* _TRY IT_
Where does the word "beginning" show up in the records? Copy every line that has it.

Stored data
▽
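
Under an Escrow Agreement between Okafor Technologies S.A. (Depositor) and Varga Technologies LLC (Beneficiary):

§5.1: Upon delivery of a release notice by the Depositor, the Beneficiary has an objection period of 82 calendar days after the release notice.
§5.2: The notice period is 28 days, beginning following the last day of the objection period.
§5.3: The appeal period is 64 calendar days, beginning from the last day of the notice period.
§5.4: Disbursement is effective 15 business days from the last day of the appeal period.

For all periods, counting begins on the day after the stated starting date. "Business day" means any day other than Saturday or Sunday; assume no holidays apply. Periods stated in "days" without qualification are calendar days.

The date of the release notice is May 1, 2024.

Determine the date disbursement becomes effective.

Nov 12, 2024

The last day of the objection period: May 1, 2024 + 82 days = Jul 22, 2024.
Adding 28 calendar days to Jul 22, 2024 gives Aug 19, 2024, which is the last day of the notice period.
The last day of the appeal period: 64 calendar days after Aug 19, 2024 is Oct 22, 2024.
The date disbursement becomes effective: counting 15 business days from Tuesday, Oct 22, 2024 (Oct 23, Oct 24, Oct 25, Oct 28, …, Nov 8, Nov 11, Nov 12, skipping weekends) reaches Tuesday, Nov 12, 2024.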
△
▽
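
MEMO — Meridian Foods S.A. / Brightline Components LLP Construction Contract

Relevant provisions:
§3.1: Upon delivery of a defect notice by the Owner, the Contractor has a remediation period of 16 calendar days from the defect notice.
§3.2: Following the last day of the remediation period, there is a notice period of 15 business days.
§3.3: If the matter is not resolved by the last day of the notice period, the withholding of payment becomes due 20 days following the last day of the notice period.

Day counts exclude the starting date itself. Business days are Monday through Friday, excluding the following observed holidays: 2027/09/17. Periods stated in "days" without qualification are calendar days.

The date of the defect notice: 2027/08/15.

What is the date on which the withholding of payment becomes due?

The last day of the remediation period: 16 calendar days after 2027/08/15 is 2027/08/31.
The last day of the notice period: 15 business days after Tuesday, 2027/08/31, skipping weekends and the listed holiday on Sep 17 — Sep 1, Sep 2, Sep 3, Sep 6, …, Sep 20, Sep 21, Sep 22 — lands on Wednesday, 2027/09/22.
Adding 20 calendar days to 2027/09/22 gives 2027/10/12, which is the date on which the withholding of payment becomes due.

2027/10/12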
△
* _EXPECTED ANSWER_
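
§5.2: The notice period is 28 days, beginning following the last day of the objection period.
§5.3: The appeal period is 64 calendar days, beginning from the last day of the notice period.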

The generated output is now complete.